Task objective — In the records below, find the line with "Provide the IUPAC" and the line with "Write the formula"; return exactly those lines and every line between them.

☆ ☆ ☆ ☆ ☆

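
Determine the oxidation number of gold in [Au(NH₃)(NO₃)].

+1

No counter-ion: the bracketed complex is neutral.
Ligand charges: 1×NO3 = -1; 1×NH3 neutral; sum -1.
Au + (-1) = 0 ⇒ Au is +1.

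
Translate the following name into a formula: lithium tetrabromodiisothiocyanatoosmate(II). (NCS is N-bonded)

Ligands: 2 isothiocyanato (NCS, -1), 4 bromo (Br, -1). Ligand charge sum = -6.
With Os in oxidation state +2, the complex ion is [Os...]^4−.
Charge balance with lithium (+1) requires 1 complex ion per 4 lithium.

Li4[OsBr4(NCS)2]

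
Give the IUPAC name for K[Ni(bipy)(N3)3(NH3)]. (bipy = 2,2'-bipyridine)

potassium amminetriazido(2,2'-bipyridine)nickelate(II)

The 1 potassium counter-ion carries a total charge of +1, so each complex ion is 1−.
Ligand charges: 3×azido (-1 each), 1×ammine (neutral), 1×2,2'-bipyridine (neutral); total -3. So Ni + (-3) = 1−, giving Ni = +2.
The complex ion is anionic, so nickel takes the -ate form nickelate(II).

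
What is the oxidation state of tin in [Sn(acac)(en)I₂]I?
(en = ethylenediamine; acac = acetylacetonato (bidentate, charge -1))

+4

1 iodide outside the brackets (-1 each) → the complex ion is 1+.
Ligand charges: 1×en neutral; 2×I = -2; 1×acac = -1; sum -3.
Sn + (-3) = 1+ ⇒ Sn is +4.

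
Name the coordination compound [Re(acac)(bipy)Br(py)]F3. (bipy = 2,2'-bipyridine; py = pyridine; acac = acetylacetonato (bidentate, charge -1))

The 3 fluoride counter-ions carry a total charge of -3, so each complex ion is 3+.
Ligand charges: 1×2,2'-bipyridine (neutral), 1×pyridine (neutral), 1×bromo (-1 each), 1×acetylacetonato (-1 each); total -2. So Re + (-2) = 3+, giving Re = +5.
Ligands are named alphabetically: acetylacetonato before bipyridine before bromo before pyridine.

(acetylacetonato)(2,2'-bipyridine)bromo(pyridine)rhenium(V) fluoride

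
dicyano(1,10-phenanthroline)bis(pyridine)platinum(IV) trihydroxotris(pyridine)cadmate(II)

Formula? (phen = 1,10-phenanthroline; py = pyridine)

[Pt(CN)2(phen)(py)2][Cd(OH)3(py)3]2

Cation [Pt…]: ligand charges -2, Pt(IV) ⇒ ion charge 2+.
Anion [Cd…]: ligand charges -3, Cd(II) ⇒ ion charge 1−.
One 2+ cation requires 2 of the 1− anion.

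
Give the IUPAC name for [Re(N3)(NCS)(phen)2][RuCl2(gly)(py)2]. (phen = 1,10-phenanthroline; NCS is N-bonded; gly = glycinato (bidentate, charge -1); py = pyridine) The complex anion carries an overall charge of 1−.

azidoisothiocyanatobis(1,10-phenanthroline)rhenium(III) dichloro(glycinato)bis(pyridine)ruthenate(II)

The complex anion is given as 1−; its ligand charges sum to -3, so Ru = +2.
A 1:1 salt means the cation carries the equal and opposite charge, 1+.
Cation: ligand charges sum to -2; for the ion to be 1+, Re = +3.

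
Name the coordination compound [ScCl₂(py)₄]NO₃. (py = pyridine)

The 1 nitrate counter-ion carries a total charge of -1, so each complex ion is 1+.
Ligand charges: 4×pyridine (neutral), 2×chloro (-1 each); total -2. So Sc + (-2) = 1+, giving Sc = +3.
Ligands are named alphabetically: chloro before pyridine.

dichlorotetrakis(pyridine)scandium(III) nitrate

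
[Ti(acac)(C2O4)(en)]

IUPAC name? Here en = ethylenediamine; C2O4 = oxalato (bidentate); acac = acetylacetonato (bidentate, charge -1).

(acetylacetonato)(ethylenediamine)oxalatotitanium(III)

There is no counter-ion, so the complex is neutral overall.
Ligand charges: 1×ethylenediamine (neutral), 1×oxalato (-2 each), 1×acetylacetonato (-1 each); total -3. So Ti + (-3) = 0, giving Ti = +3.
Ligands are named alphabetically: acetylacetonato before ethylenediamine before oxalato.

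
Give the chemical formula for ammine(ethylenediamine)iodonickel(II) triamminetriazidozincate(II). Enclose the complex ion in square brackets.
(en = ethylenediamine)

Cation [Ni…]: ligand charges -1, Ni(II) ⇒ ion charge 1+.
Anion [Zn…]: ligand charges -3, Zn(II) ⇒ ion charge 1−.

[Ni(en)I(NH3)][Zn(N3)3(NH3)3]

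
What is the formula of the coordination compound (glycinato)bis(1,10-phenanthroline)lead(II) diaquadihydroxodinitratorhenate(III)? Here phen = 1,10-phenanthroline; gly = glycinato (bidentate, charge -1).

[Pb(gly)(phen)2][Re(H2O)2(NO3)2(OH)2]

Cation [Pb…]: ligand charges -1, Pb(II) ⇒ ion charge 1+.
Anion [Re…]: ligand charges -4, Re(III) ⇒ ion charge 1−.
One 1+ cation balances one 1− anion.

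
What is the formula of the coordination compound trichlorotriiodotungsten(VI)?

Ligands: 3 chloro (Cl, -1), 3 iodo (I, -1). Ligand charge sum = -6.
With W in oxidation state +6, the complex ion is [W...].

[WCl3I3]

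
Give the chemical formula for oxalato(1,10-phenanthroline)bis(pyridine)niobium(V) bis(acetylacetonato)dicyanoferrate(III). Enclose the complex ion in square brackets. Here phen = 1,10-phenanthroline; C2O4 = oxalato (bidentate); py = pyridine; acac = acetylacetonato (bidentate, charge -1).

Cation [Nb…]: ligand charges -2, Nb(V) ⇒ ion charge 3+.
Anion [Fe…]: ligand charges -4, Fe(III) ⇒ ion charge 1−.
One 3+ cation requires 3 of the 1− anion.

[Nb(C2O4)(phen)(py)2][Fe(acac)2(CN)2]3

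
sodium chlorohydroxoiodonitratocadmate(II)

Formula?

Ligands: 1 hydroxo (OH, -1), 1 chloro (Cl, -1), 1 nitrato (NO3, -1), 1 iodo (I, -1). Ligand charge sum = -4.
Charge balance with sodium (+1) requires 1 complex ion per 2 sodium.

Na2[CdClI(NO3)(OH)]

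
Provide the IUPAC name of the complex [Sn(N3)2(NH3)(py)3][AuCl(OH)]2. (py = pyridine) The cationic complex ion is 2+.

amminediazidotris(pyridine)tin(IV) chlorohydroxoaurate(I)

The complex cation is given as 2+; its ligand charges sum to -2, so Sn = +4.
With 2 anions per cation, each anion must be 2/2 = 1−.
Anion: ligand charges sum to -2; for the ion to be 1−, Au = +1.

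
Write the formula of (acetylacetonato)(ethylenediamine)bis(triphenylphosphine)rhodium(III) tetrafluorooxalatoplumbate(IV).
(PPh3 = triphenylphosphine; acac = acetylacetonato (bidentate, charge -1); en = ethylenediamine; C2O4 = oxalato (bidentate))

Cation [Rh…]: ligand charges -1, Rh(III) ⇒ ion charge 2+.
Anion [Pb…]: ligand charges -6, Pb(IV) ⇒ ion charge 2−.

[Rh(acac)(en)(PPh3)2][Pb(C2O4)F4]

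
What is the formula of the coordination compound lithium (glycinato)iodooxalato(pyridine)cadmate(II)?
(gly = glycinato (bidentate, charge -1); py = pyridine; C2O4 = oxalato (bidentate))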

☆ ☆ ☆ ☆ ☆

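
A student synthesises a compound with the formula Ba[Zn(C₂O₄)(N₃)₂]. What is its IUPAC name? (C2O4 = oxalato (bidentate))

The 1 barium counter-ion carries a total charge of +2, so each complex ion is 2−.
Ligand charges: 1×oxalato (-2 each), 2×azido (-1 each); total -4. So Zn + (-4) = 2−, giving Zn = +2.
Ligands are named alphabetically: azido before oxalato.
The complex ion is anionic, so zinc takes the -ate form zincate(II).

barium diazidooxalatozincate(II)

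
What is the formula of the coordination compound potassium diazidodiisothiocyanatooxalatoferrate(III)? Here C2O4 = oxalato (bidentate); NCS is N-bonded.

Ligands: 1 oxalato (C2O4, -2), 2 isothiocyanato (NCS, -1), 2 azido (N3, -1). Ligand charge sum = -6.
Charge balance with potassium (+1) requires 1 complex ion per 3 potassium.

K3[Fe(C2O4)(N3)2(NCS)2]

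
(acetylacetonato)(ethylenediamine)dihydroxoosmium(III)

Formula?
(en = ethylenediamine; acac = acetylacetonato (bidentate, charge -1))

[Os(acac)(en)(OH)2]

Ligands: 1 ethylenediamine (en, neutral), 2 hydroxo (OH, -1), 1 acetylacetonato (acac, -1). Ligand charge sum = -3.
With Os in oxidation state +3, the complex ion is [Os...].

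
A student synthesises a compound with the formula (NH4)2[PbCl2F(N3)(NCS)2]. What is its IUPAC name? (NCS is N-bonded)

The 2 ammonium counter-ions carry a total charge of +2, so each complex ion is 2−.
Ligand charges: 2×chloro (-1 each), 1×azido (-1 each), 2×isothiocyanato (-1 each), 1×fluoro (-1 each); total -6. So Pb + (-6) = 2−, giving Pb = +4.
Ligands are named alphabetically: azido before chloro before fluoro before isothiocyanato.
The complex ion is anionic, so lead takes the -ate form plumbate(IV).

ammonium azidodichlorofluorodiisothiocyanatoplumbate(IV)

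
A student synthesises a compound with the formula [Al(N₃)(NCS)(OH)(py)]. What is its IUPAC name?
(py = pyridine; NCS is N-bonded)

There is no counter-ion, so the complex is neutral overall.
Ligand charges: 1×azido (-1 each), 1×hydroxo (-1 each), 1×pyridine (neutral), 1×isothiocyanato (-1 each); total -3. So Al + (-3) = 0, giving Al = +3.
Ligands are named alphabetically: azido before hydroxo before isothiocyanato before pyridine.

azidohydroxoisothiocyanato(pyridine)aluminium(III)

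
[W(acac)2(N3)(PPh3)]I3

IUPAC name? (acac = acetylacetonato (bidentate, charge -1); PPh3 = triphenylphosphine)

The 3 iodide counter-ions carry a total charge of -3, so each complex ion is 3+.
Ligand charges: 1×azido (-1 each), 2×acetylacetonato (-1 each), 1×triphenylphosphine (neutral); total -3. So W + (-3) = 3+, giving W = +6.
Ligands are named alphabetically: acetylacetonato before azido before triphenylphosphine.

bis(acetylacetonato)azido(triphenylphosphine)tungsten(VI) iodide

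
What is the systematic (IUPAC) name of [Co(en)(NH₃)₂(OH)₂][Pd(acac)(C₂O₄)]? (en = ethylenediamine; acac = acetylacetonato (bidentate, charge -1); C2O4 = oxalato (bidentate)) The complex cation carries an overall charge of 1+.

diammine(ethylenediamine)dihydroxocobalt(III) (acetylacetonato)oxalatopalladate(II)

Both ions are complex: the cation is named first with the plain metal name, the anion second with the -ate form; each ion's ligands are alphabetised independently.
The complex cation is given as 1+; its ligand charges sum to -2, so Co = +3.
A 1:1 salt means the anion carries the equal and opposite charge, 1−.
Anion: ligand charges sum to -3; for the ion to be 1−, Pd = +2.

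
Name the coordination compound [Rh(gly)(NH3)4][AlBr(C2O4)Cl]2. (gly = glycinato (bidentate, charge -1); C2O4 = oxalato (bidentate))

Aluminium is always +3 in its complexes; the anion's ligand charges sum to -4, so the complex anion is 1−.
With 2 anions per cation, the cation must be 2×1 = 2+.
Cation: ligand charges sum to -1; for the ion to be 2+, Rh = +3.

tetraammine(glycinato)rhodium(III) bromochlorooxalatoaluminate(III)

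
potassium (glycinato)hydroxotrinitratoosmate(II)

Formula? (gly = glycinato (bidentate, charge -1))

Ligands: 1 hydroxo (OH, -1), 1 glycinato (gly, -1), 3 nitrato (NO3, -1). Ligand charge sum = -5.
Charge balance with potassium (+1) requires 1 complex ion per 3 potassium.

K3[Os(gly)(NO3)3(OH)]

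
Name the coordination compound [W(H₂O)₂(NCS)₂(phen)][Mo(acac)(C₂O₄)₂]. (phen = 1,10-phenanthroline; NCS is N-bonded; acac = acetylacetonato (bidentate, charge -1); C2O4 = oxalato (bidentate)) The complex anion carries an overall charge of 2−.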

☆ ☆ ☆ ☆ ☆

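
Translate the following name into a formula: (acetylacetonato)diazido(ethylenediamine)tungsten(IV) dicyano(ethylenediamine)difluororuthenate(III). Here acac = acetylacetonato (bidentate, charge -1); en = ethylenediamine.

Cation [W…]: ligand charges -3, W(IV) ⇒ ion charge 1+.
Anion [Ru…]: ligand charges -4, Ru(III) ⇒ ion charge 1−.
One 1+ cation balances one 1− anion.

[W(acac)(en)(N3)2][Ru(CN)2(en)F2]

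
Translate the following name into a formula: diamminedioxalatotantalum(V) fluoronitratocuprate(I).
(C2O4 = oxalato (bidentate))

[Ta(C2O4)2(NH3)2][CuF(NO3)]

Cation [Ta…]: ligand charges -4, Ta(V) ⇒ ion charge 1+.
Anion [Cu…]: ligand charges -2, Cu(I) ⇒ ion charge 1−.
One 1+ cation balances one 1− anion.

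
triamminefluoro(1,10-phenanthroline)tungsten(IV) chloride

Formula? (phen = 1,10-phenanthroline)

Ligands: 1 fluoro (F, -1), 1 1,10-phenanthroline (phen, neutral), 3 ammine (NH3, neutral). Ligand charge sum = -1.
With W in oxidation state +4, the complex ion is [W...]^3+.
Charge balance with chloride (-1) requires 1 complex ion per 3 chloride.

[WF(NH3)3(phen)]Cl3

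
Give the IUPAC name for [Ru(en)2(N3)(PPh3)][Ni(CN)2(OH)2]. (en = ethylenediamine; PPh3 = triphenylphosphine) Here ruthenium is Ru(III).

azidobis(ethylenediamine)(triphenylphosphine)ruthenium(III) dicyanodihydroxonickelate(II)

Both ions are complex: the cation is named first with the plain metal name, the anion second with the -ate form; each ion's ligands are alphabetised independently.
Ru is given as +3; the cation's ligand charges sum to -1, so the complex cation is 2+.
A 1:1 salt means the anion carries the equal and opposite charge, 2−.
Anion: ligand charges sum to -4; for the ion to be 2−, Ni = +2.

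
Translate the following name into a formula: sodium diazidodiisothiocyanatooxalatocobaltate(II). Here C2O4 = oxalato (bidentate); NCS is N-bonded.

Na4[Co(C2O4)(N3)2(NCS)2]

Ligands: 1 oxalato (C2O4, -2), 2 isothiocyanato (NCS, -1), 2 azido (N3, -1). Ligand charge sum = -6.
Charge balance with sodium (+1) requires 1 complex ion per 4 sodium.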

☆ ☆ ☆ ☆ ☆

Response to the task —
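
Provide the IUPAC name of the complex [Sn(N3)2(NH3)(py)3][AuCl(OH)]2. (py = pyridine) The cationic complex ion is 2+.

amminediazidotris(pyridine)tin(IV) chlorohydroxoaurate(I)

The complex cation is given as 2+; its ligand charges sum to -2, so Sn = +4.
With 2 anions per cation, each anion must be 2/2 = 1−.
Anion: ligand charges sum to -2; for the ion to be 1−, Au = +1.

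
Write the formula of (acetylacetonato)(ethylenediamine)bis(triphenylphosphine)rhodium(III) tetrafluorooxalatoplumbate(IV).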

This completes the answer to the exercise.